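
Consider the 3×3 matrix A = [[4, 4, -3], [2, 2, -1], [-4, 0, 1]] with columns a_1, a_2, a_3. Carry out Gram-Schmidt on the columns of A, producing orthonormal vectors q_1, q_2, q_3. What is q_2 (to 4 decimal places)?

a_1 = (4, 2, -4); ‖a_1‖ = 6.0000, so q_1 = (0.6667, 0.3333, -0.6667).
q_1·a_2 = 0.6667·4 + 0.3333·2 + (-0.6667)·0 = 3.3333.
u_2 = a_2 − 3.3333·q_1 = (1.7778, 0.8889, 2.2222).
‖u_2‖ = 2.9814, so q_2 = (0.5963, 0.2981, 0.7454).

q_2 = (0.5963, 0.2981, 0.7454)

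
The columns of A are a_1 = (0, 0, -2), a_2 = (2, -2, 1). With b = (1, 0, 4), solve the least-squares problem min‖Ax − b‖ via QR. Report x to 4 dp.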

__________________________________________________

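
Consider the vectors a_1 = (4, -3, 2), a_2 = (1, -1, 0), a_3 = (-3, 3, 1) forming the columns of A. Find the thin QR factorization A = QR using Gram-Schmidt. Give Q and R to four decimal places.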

__________________________________________________

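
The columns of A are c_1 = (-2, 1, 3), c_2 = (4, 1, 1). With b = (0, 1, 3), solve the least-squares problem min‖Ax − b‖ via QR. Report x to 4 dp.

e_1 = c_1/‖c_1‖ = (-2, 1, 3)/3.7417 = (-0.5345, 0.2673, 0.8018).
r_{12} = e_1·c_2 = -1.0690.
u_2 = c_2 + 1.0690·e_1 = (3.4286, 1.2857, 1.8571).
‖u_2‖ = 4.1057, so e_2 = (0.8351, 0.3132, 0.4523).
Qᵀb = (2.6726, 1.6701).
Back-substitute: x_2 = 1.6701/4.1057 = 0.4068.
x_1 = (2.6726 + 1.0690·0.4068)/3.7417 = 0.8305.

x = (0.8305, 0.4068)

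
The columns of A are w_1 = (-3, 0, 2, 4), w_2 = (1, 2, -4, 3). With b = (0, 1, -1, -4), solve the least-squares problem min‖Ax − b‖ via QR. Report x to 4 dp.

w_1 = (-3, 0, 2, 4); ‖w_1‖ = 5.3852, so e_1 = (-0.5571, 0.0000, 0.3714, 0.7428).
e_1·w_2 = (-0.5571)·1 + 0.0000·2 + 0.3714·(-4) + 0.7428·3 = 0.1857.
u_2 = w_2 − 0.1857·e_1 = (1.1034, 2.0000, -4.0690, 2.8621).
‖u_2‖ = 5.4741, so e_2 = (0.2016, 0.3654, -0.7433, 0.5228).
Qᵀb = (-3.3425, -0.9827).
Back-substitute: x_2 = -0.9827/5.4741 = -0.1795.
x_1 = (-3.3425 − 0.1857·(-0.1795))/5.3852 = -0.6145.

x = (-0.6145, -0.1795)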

__________________________________________________

▸ Problem details:
Where the line holding "Consider the 3×3" appears in the listing above, start reproducing exactly, and end with the line holding "The columns of A are a_1".

▸ Written response:
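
Consider the 3×3 matrix A = [[4, 4, -3], [2, 2, -1], [-4, 0, 1]] with columns a_1, a_2, a_3. Carry out Gram-Schmidt on the columns of A, producing orthonormal vectors q_1, q_2, q_3. What is q_2 (to 4 decimal places)?

a_1 = (4, 2, -4); ‖a_1‖ = 6.0000, so q_1 = (0.6667, 0.3333, -0.6667).
q_1·a_2 = 0.6667·4 + 0.3333·2 + (-0.6667)·0 = 3.3333.
u_2 = a_2 − 3.3333·q_1 = (1.7778, 0.8889, 2.2222).
‖u_2‖ = 2.9814, so q_2 = (0.5963, 0.2981, 0.7454).

q_2 = (0.5963, 0.2981, 0.7454)

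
The columns of A are a_1 = (0, 0, -2), a_2 = (2, -2, 1). With b = (1, 0, 4), solve the least-squares problem min‖Ax − b‖ via QR. Report x to 4 dp.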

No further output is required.